=== Information provided ===

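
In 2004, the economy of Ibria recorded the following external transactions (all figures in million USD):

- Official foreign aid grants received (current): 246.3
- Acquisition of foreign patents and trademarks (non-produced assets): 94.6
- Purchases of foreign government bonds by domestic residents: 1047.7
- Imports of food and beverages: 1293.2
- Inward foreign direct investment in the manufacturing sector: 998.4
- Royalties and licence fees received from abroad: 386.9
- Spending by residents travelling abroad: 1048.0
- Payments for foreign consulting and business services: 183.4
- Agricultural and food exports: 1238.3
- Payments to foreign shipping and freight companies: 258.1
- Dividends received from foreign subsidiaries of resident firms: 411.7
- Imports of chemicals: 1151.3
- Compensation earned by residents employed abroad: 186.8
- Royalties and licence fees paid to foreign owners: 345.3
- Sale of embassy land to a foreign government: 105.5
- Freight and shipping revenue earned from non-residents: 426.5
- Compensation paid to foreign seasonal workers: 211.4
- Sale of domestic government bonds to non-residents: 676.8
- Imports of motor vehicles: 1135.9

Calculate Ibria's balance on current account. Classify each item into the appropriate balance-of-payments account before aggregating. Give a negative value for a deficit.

Goods: -1151.3 - 1293.2 - 1135.9 + 1238.3 = -2342.1
Services: -183.4 + 426.5 - 1048.0 - 345.3 + 386.9 - 258.1 = -1021.4
Primary income: 411.7 + 186.8 - 211.4 = 387.1
Secondary income: 246.3
Current account = (-2342.1) + (-1021.4) + 387.1 + 246.3 = -2730.1
(Excluded from the current account — capital account: acquisition of foreign patents and trademarks (non-produced assets) 94.6, sale of embassy land to a foreign government 105.5; financial account: purchases of foreign government bonds by domestic residents 1047.7, inward foreign direct investment in the manufacturing sector 998.4, sale of domestic government bonds to non-residents 676.8.)

-2730.1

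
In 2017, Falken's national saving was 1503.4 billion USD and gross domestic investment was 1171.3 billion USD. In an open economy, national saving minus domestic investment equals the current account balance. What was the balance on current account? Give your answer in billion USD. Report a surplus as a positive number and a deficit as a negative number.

332.1

S - I = CA (net lending to the rest of the world).
CA = S - I = 1503.4 - 1171.3 = 332.1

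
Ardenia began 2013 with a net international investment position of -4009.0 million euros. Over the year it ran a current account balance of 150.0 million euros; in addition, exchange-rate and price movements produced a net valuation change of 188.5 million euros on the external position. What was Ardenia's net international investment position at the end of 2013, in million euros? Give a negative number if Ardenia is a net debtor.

-3670.5

Change in NIIP = current account + net valuation change = 150.0 + 188.5 = 338.5
End-of-year NIIP = -4009.0 + 338.5 = -3670.5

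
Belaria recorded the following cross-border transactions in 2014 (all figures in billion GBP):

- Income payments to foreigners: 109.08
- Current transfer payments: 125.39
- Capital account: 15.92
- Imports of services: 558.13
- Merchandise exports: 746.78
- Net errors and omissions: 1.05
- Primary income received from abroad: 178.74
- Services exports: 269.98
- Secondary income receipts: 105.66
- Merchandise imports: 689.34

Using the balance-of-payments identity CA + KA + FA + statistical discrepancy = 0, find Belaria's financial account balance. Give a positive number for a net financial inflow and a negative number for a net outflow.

163.81

Goods balance = 746.78 - 689.34 = 57.44
Services balance = 269.98 - 558.13 = -288.15
Trade balance (goods + services) = 57.44 + (-288.15) = -230.71
Net primary income = 178.74 - 109.08 = 69.66
Net secondary income = 105.66 - 125.39 = -19.73
Current account = -230.71 + 69.66 + (-19.73) = -180.78
Financial account = -(-180.78 + 15.92 + 1.05) = 163.81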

===

About this exercise ▸ Copy every line from the records above that contains the string "licence".

Solution ▸
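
- Royalties and licence fees received from abroad: 386.9
- Royalties and licence fees paid to foreign owners: 345.3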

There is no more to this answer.